Work to be completed: What follows is a listing to be repeated in full and without alteration.

Records for the exercise:
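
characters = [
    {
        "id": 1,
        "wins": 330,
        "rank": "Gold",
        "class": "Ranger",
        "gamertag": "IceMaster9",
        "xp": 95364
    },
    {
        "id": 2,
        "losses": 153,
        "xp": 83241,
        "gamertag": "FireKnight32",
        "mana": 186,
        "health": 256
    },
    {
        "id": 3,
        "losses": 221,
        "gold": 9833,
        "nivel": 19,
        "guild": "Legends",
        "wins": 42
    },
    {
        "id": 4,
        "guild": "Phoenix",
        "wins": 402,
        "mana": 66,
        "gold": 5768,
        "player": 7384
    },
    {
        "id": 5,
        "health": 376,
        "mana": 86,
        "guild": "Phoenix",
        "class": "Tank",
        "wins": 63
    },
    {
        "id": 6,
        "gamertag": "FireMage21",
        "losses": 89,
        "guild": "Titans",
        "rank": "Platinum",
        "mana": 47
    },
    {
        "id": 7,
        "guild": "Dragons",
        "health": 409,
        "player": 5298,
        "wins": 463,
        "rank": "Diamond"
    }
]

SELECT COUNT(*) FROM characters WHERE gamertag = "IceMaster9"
1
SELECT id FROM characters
[1, 2, 3, 4, 5, 6, 7]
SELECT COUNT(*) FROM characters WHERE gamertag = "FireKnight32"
1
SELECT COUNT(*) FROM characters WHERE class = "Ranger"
1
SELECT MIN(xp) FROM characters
83241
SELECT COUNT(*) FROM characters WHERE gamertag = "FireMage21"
1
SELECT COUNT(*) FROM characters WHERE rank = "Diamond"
1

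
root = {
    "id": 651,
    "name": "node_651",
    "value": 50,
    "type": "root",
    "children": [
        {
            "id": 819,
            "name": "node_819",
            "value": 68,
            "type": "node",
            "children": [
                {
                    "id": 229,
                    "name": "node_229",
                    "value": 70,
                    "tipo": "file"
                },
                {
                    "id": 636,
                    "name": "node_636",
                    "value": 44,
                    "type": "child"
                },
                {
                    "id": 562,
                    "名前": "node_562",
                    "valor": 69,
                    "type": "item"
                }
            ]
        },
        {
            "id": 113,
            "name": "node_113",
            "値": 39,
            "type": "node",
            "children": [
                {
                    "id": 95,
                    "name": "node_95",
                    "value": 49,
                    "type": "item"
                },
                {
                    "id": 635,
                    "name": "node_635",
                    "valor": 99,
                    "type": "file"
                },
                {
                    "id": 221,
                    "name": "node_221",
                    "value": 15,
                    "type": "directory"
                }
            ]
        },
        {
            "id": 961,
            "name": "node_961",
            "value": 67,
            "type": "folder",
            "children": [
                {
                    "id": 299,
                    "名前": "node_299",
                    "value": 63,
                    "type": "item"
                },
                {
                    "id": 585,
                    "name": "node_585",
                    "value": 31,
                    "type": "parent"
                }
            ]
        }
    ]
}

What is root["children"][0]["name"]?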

Answer to the exercise:
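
characters = [
    {
        "id": 1,
        "wins": 330,
        "rank": "Gold",
        "class": "Ranger",
        "gamertag": "IceMaster9",
        "xp": 95364
    },
    {
        "id": 2,
        "losses": 153,
        "xp": 83241,
        "gamertag": "FireKnight32",
        "mana": 186,
        "health": 256
    },
    {
        "id": 3,
        "losses": 221,
        "gold": 9833,
        "nivel": 19,
        "guild": "Legends",
        "wins": 42
    },
    {
        "id": 4,
        "guild": "Phoenix",
        "wins": 402,
        "mana": 66,
        "gold": 5768,
        "player": 7384
    },
    {
        "id": 5,
        "health": 376,
        "mana": 86,
        "guild": "Phoenix",
        "class": "Tank",
        "wins": 63
    },
    {
        "id": 6,
        "gamertag": "FireMage21",
        "losses": 89,
        "guild": "Titans",
        "rank": "Platinum",
        "mana": 47
    },
    {
        "id": 7,
        "guild": "Dragons",
        "health": 409,
        "player": 5298,
        "wins": 463,
        "rank": "Diamond"
    }
]

SELECT COUNT(*) FROM characters WHERE gamertag = "IceMaster9"
1
SELECT id FROM characters
[1, 2, 3, 4, 5, 6, 7]
SELECT COUNT(*) FROM characters WHERE gamertag = "FireKnight32"
1
SELECT COUNT(*) FROM characters WHERE class = "Ranger"
1
SELECT MIN(xp) FROM characters
83241
SELECT COUNT(*) FROM characters WHERE gamertag = "FireMage21"
1
SELECT COUNT(*) FROM characters WHERE rank = "Diamond"
1

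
root = {
    "id": 651,
    "name": "node_651",
    "value": 50,
    "type": "root",
    "children": [
        {
            "id": 819,
            "name": "node_819",
            "value": 68,
            "type": "node",
            "children": [
                {
                    "id": 229,
                    "name": "node_229",
                    "value": 70,
                    "tipo": "file"
                },
                {
                    "id": 636,
                    "name": "node_636",
                    "value": 44,
                    "type": "child"
                },
                {
                    "id": 562,
                    "名前": "node_562",
                    "valor": 69,
                    "type": "item"
                }
            ]
        },
        {
            "id": 113,
            "name": "node_113",
            "値": 39,
            "type": "node",
            "children": [
                {
                    "id": 95,
                    "name": "node_95",
                    "value": 49,
                    "type": "item"
                },
                {
                    "id": 635,
                    "name": "node_635",
                    "valor": 99,
                    "type": "file"
                },
                {
                    "id": 221,
                    "name": "node_221",
                    "value": 15,
                    "type": "directory"
                }
            ]
        },
        {
            "id": 961,
            "name": "node_961",
            "value": 67,
            "type": "folder",
            "children": [
                {
                    "id": 299,
                    "名前": "node_299",
                    "value": 63,
                    "type": "item"
                },
                {
                    "id": 585,
                    "name": "node_585",
                    "value": 31,
                    "type": "parent"
                }
            ]
        }
    ]
}

What is root["children"][0]["name"]?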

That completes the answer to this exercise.